(Saved entries)

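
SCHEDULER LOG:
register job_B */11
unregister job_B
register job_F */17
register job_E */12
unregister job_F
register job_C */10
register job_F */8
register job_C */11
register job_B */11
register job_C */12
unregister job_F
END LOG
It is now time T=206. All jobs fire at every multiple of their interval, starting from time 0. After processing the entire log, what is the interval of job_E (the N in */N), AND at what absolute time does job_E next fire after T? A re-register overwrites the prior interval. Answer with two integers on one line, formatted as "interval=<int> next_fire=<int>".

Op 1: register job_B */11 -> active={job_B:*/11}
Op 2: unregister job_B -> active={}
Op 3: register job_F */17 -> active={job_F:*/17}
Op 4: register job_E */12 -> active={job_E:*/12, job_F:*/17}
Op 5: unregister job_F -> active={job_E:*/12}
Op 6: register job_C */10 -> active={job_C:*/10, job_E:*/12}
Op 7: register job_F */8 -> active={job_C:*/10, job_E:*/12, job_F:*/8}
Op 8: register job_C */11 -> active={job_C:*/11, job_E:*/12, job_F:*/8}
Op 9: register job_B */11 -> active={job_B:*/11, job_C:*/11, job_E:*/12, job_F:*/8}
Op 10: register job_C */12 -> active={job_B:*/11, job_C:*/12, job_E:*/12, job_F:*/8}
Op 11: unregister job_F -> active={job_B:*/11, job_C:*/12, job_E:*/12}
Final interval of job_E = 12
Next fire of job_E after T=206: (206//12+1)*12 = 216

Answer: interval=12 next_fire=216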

Exercise details >>
Set down each record again, exactly as written.

Answer to this problem >>
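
SCHEDULER LOG:
register job_B */11
unregister job_B
register job_F */17
register job_E */12
unregister job_F
register job_C */10
register job_F */8
register job_C */11
register job_B */11
register job_C */12
unregister job_F
END LOG
It is now time T=206. All jobs fire at every multiple of their interval, starting from time 0. After processing the entire log, what is the interval of job_E (the N in */N), AND at what absolute time does job_E next fire after T? A re-register overwrites the prior interval. Answer with two integers on one line, formatted as "interval=<int> next_fire=<int>".

Op 1: register job_B */11 -> active={job_B:*/11}
Op 2: unregister job_B -> active={}
Op 3: register job_F */17 -> active={job_F:*/17}
Op 4: register job_E */12 -> active={job_E:*/12, job_F:*/17}
Op 5: unregister job_F -> active={job_E:*/12}
Op 6: register job_C */10 -> active={job_C:*/10, job_E:*/12}
Op 7: register job_F */8 -> active={job_C:*/10, job_E:*/12, job_F:*/8}
Op 8: register job_C */11 -> active={job_C:*/11, job_E:*/12, job_F:*/8}
Op 9: register job_B */11 -> active={job_B:*/11, job_C:*/11, job_E:*/12, job_F:*/8}
Op 10: register job_C */12 -> active={job_B:*/11, job_C:*/12, job_E:*/12, job_F:*/8}
Op 11: unregister job_F -> active={job_B:*/11, job_C:*/12, job_E:*/12}
Final interval of job_E = 12
Next fire of job_E after T=206: (206//12+1)*12 = 216

Answer: interval=12 next_fire=216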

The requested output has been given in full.